### BRIEF
Two lines in the listing below mark the span: one contains "Compute the Legendre" and one contains "Determine the Legendre symbol (107|151).". Reproduce both of them and everything between, exactly.

=======

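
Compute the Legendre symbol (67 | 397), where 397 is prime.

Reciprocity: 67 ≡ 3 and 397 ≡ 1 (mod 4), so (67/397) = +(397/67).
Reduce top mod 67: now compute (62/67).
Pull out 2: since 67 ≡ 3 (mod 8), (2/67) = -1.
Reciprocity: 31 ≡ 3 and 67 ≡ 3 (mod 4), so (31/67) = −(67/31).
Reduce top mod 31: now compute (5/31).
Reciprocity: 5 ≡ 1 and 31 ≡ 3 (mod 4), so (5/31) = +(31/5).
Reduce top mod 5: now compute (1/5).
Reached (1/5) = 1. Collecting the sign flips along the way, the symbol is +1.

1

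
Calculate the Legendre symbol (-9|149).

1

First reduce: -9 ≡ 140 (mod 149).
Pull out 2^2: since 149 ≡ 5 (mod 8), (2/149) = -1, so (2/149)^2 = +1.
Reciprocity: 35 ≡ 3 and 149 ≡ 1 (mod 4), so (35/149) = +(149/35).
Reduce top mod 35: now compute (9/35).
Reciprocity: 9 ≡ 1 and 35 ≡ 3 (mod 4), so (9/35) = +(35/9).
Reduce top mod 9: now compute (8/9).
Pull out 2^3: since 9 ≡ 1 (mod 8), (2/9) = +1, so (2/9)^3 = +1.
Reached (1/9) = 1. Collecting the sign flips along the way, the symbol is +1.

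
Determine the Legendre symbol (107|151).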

=======

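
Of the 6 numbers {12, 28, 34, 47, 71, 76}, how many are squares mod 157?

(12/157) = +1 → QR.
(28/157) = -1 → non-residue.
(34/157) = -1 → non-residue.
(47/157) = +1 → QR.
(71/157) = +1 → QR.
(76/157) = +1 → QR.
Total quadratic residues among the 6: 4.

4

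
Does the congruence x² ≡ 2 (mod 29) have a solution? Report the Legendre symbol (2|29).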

=======

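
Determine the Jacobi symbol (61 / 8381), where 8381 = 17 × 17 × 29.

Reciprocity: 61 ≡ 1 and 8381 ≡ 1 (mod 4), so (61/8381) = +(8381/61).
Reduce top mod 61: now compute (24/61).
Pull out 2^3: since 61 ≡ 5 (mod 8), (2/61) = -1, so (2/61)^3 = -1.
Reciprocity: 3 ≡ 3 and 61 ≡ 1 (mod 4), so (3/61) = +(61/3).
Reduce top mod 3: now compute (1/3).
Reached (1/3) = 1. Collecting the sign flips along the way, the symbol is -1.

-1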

=======

### WORKED SOLUTION
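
Compute the Legendre symbol (67 | 397), where 397 is prime.

Reciprocity: 67 ≡ 3 and 397 ≡ 1 (mod 4), so (67/397) = +(397/67).
Reduce top mod 67: now compute (62/67).
Pull out 2: since 67 ≡ 3 (mod 8), (2/67) = -1.
Reciprocity: 31 ≡ 3 and 67 ≡ 3 (mod 4), so (31/67) = −(67/31).
Reduce top mod 31: now compute (5/31).
Reciprocity: 5 ≡ 1 and 31 ≡ 3 (mod 4), so (5/31) = +(31/5).
Reduce top mod 5: now compute (1/5).
Reached (1/5) = 1. Collecting the sign flips along the way, the symbol is +1.

1

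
Calculate the Legendre symbol (-9|149).

1

First reduce: -9 ≡ 140 (mod 149).
Pull out 2^2: since 149 ≡ 5 (mod 8), (2/149) = -1, so (2/149)^2 = +1.
Reciprocity: 35 ≡ 3 and 149 ≡ 1 (mod 4), so (35/149) = +(149/35).
Reduce top mod 35: now compute (9/35).
Reciprocity: 9 ≡ 1 and 35 ≡ 3 (mod 4), so (9/35) = +(35/9).
Reduce top mod 9: now compute (8/9).
Pull out 2^3: since 9 ≡ 1 (mod 8), (2/9) = +1, so (2/9)^3 = +1.
Reached (1/9) = 1. Collecting the sign flips along the way, the symbol is +1.

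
Determine the Legendre symbol (107|151).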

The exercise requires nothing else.